Dataset entries:
↓↓↓

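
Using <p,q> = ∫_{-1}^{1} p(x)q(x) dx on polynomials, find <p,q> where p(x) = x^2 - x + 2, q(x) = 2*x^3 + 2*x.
<p,q> = -32/15

Expand the product: p(x)·q(x) = 2*x^5 - 2*x^4 + 6*x^3 - 2*x^2 + 4*x.
∫_{-1}^{1} of each monomial x^k gives [2/(k+1) if k even, 0 if k odd]. Integrating term-by-term (or equivalently evaluating the antiderivative F(x) = x^6/3 - 2*x^5/5 + 3*x^4/2 - 2*x^3/3 + 2*x^2 at the endpoints):
  F(1) − F(−1) = 83/30 − (49/10) = -32/15.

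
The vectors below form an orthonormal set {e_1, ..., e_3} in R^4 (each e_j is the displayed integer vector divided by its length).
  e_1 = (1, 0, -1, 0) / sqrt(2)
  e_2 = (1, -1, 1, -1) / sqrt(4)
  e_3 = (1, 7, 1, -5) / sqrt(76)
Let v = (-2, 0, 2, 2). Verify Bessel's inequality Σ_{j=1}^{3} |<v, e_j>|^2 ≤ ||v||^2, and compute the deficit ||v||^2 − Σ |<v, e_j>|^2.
Σ |<v, e_j>|^2 = 196/19; ||v||^2 = 12; deficit = 32/19

Write each e_j = u_j / sqrt(<u_j, u_j>) where u_j is the displayed integer vector. Then <v, e_j> = <v, u_j> / sqrt(<u_j, u_j>), so |<v, e_j>|^2 = <v, u_j>^2 / <u_j, u_j>.
Coefficients: <v, e_1> = -4/sqrt(2), <v, e_2> = -2/sqrt(4), <v, e_3> = -10/sqrt(76).
Square and sum: Σ |<v, e_j>|^2 = 196/19.
Compute ||v||^2 = v·v = 12.
Deficit = 12 − 196/19 = 32/19 ≥ 0, confirming Bessel's inequality. (The deficit equals ||v − Σ <v,e_j> e_j||^2, the squared distance from v to span{e_j}.)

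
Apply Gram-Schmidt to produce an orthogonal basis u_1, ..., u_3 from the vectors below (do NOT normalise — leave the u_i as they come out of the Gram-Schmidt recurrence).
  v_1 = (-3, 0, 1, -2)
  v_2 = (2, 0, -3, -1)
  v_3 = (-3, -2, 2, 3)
Orthogonal basis:
  u_1 = (-3, 0, 1, -2)
  u_2 = (1/2, 0, -5/2, -2)
  u_3 = (-4/3, -2, -4/3, 4/3)

Apply the Gram-Schmidt recurrence
  u_1 = v_1
  u_i = v_i − Σ_{j<i} ((v_i · u_j) / (u_j · u_j)) · u_j.

Step by step this gives:
  u_1 = (-3, 0, 1, -2)
  u_2 = (1/2, 0, -5/2, -2)
  u_3 = (-4/3, -2, -4/3, 4/3)

Orthogonality check:
  u_2 · u_1 = 0 (should be 0)
  u_3 · u_1 = 0 (should be 0)
  u_3 · u_2 = 0 (should be 0)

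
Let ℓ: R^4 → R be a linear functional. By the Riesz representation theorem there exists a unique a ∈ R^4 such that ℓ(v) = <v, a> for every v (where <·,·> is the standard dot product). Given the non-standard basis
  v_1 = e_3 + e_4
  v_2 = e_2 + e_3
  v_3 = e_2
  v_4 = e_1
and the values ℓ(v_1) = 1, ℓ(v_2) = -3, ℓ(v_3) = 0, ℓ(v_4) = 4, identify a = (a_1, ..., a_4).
a = (4, 0, -3, 4)

Write a = (a_1, ..., a_4) in the standard basis. For each basis vector v_i, ℓ(v_i) = <v_i, a> is a linear equation in the a_j's. Collect the n equations into a matrix system V a = ℓ, where row i of V is v_i (expressed in the standard basis). Since V is invertible (lower-triangular with 1s on the diagonal, up to permutation), solve by back-substitution:
  V =
[[0, 0, 1, 1],
 [0, 1, 1, 0],
 [0, 1, 0, 0],
 [1, 0, 0, 0]]
  V a = (1, -3, 0, 4)
Solving gives a = (4, 0, -3, 4).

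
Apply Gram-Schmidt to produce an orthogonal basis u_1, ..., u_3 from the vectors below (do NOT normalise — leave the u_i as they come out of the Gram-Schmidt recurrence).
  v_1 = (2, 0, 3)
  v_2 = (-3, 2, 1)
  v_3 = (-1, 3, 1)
Orthogonal basis:
  u_1 = (2, 0, 3)
  u_2 = (-33/13, 2, 22/13)
  u_3 = (138/173, 253/173, -92/173)

Apply the Gram-Schmidt recurrence
  u_1 = v_1
  u_i = v_i − Σ_{j<i} ((v_i · u_j) / (u_j · u_j)) · u_j.

Step by step this gives:
  u_1 = (2, 0, 3)
  u_2 = (-33/13, 2, 22/13)
  u_3 = (138/173, 253/173, -92/173)

Orthogonality check:
  u_2 · u_1 = 0 (should be 0)
  u_3 · u_1 = 0 (should be 0)
  u_3 · u_2 = 0 (should be 0)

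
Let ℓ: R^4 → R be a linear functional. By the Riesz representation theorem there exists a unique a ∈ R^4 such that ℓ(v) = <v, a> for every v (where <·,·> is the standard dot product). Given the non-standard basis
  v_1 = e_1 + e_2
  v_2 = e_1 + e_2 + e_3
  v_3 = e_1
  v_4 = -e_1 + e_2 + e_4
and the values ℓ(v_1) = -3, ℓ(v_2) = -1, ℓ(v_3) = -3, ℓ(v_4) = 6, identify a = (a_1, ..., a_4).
a = (-3, 0, 2, 3)

Write a = (a_1, ..., a_4) in the standard basis. For each basis vector v_i, ℓ(v_i) = <v_i, a> is a linear equation in the a_j's. Collect the n equations into a matrix system V a = ℓ, where row i of V is v_i (expressed in the standard basis). Since V is invertible (lower-triangular with 1s on the diagonal, up to permutation), solve by back-substitution:
  V =
[[1, 1, 0, 0],
 [1, 1, 1, 0],
 [1, 0, 0, 0],
 [-1, 1, 0, 1]]
  V a = (-3, -1, -3, 6)
Solving gives a = (-3, 0, 2, 3).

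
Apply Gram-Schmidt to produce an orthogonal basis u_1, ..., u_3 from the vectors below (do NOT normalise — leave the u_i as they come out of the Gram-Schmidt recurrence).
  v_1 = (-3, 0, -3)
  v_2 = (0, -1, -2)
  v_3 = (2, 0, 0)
Orthogonal basis:
  u_1 = (-3, 0, -3)
  u_2 = (1, -1, -1)
  u_3 = (1/3, 2/3, -1/3)

Apply the Gram-Schmidt recurrence
  u_1 = v_1
  u_i = v_i − Σ_{j<i} ((v_i · u_j) / (u_j · u_j)) · u_j.

Step by step this gives:
  u_1 = (-3, 0, -3)
  u_2 = (1, -1, -1)
  u_3 = (1/3, 2/3, -1/3)

Orthogonality check:
  u_2 · u_1 = 0 (should be 0)
  u_3 · u_1 = 0 (should be 0)
  u_3 · u_2 = 0 (should be 0)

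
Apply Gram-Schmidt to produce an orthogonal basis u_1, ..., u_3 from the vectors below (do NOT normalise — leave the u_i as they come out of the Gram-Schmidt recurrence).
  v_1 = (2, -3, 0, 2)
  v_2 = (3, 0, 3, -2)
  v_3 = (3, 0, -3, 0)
Orthogonal basis:
  u_1 = (2, -3, 0, 2)
  u_2 = (47/17, 6/17, 3, -38/17)
  u_3 = (441/185, 198/185, -537/185, -144/185)

Apply the Gram-Schmidt recurrence
  u_1 = v_1
  u_i = v_i − Σ_{j<i} ((v_i · u_j) / (u_j · u_j)) · u_j.

Step by step this gives:
  u_1 = (2, -3, 0, 2)
  u_2 = (47/17, 6/17, 3, -38/17)
  u_3 = (441/185, 198/185, -537/185, -144/185)

Orthogonality check:
  u_2 · u_1 = 0 (should be 0)
  u_3 · u_1 = 0 (should be 0)
  u_3 · u_2 = 0 (should be 0)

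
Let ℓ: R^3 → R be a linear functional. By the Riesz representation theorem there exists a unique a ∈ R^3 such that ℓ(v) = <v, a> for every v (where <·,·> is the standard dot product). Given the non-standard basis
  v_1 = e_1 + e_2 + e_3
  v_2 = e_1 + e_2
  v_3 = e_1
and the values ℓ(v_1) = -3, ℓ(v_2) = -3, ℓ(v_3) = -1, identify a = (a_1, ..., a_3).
a = (-1, -2, 0)

Write a = (a_1, ..., a_3) in the standard basis. For each basis vector v_i, ℓ(v_i) = <v_i, a> is a linear equation in the a_j's. Collect the n equations into a matrix system V a = ℓ, where row i of V is v_i (expressed in the standard basis). Since V is invertible (lower-triangular with 1s on the diagonal, up to permutation), solve by back-substitution:
  V =
[[1, 1, 1],
 [1, 1, 0],
 [1, 0, 0]]
  V a = (-3, -3, -1)
Solving gives a = (-1, -2, 0).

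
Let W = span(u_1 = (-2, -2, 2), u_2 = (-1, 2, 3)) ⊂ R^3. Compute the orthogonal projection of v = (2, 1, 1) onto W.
proj_W(v) = (21/38, 30/19, 5/38)

Set up U = [u_1 | ... | u_2] ∈ R^(3×2). The projector onto W = col(U) is P = U (U^T U)^(-1) U^T.
Compute U^T U =
  [12, 4]
  [4, 14],
and U^T v = (-4, 3).
Solve U^T U · c = U^T v for the coefficients: c = (-17/38, 13/38). The projection is proj_W(v) = U c.
Check: (v - proj_W(v)) · u_1 = 0  (should be 0).
Check: (v - proj_W(v)) · u_2 = 0  (should be 0).
Result: proj_W(v) = (21/38, 30/19, 5/38).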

↑↑↑

- [REQUIRED WORK]:
Your answer should consist of the lines from the line with "v_2 = (0, -1, -2)" to the line with "v_2 = (3, 0, 3, -2)" above, repeated exactly, both ends included.

- [YOUR RESPONSE]:
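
  v_2 = (0, -1, -2)
  v_3 = (2, 0, 0)
Orthogonal basis:
  u_1 = (-3, 0, -3)
  u_2 = (1, -1, -1)
  u_3 = (1/3, 2/3, -1/3)

Apply the Gram-Schmidt recurrence
  u_1 = v_1
  u_i = v_i − Σ_{j<i} ((v_i · u_j) / (u_j · u_j)) · u_j.

Step by step this gives:
  u_1 = (-3, 0, -3)
  u_2 = (1, -1, -1)
  u_3 = (1/3, 2/3, -1/3)

Orthogonality check:
  u_2 · u_1 = 0 (should be 0)
  u_3 · u_1 = 0 (should be 0)
  u_3 · u_2 = 0 (should be 0)

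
Apply Gram-Schmidt to produce an orthogonal basis u_1, ..., u_3 from the vectors below (do NOT normalise — leave the u_i as they come out of the Gram-Schmidt recurrence).
  v_1 = (2, -3, 0, 2)
  v_2 = (3, 0, 3, -2)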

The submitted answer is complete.